[WORK REQUEST]
Below are entries; output exactly the lines from the one with "Fix the space P_3" to the one with "Define the operator H", both included, and nothing else.

SOURCE DATA START

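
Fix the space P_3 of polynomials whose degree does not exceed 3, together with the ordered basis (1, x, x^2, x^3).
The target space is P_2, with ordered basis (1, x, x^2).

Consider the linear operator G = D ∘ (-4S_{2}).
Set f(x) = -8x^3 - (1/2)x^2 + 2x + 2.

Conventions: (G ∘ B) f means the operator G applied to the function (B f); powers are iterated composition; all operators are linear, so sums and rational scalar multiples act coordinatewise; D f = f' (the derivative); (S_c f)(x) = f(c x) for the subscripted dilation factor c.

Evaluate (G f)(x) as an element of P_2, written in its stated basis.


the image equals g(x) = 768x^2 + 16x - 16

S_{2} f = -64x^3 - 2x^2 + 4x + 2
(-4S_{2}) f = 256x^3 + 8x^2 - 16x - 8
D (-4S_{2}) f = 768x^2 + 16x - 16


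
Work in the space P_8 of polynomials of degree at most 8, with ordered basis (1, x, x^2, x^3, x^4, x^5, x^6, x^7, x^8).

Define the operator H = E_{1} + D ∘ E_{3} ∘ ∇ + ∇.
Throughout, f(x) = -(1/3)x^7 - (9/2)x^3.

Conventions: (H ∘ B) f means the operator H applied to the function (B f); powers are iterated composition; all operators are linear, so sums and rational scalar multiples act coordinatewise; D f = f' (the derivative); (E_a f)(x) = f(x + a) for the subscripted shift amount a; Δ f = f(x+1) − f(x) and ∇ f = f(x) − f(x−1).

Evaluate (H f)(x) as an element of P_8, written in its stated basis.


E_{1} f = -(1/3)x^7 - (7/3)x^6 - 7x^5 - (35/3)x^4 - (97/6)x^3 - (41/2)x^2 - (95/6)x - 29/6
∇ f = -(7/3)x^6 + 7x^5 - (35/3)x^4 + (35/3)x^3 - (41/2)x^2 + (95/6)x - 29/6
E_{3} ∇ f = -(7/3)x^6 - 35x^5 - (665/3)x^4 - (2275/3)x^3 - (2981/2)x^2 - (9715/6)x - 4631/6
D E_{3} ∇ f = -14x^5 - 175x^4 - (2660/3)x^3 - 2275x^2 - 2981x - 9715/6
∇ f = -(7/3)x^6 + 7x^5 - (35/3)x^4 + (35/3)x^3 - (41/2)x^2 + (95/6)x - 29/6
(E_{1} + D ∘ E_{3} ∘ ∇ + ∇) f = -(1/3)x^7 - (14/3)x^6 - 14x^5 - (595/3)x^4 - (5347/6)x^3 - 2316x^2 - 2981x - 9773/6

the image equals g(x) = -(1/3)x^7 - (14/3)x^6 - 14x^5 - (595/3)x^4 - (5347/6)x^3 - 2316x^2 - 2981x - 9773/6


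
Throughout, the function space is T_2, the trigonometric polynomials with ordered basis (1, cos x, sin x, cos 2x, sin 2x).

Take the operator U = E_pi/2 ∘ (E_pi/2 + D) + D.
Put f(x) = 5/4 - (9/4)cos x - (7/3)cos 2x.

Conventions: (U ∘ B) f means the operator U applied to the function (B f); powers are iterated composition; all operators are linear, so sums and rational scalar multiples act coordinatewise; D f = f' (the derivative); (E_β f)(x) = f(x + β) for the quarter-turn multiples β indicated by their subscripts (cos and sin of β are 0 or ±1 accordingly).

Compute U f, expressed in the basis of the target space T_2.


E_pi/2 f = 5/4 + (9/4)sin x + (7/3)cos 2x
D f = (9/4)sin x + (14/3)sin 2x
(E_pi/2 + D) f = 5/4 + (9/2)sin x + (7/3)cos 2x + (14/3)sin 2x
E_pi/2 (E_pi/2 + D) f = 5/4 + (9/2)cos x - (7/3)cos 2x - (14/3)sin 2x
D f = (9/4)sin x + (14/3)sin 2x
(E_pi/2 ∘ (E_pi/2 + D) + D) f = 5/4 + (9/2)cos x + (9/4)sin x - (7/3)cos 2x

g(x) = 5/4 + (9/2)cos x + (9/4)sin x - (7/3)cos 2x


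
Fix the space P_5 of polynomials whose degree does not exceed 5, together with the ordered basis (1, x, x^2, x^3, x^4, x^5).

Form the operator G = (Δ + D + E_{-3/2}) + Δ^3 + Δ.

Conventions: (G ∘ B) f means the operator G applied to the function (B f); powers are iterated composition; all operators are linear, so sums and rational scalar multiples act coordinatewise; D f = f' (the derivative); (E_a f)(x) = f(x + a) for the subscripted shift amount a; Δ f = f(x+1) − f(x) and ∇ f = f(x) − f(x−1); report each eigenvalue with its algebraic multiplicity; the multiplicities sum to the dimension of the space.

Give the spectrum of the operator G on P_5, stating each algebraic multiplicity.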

SOURCE DATA END
SOURCE DATA START

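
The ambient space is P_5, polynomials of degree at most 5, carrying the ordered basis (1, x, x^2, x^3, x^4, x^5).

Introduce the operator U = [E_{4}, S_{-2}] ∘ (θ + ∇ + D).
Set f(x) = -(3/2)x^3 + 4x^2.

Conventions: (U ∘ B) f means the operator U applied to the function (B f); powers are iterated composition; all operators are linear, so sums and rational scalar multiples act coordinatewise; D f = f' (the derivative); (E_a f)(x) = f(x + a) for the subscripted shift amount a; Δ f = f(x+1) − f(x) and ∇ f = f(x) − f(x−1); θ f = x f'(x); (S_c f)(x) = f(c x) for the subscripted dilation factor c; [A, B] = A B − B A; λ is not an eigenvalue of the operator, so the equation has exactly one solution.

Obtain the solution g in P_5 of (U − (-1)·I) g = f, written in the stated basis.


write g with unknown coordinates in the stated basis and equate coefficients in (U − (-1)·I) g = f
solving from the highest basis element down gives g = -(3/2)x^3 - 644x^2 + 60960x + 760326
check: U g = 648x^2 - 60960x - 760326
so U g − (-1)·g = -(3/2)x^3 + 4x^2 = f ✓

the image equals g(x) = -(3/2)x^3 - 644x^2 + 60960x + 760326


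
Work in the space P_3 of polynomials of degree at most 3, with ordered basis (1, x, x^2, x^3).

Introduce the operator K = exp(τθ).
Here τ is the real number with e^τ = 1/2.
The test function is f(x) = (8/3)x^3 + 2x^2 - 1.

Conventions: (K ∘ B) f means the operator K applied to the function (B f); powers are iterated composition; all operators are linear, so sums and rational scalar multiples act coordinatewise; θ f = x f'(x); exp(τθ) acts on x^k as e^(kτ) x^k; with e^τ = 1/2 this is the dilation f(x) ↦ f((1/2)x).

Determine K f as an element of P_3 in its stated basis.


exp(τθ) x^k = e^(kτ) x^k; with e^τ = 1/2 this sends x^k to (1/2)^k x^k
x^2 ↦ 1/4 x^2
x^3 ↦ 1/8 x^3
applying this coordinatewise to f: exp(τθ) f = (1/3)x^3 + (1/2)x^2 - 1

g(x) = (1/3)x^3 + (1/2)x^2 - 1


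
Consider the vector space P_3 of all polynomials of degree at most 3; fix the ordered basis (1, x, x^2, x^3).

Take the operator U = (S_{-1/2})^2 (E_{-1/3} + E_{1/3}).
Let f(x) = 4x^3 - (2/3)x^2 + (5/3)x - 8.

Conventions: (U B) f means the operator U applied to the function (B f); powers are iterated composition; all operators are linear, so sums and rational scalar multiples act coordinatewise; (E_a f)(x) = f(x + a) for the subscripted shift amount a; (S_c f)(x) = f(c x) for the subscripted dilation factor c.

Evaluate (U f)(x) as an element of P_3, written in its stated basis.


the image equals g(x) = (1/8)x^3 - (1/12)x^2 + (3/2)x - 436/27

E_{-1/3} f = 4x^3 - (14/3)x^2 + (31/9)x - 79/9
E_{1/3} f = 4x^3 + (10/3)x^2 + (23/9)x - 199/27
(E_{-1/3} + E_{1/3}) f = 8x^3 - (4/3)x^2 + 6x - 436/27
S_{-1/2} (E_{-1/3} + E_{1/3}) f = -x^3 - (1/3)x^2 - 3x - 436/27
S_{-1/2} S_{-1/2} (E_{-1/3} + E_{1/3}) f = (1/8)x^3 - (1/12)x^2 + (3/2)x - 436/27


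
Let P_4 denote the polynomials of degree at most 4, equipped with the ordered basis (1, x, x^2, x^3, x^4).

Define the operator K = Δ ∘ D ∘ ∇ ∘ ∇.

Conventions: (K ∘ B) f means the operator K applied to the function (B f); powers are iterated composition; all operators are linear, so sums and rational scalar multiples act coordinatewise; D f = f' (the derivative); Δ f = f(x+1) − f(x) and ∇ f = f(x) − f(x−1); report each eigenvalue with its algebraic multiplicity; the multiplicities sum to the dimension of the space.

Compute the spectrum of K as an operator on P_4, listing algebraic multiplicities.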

SOURCE DATA END

[EXERCISE ANSWER]
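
Fix the space P_3 of polynomials whose degree does not exceed 3, together with the ordered basis (1, x, x^2, x^3).
The target space is P_2, with ordered basis (1, x, x^2).

Consider the linear operator G = D ∘ (-4S_{2}).
Set f(x) = -8x^3 - (1/2)x^2 + 2x + 2.

Conventions: (G ∘ B) f means the operator G applied to the function (B f); powers are iterated composition; all operators are linear, so sums and rational scalar multiples act coordinatewise; D f = f' (the derivative); (S_c f)(x) = f(c x) for the subscripted dilation factor c.

Evaluate (G f)(x) as an element of P_2, written in its stated basis.


the image equals g(x) = 768x^2 + 16x - 16

S_{2} f = -64x^3 - 2x^2 + 4x + 2
(-4S_{2}) f = 256x^3 + 8x^2 - 16x - 8
D (-4S_{2}) f = 768x^2 + 16x - 16


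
Work in the space P_8 of polynomials of degree at most 8, with ordered basis (1, x, x^2, x^3, x^4, x^5, x^6, x^7, x^8).

Define the operator H = E_{1} + D ∘ E_{3} ∘ ∇ + ∇.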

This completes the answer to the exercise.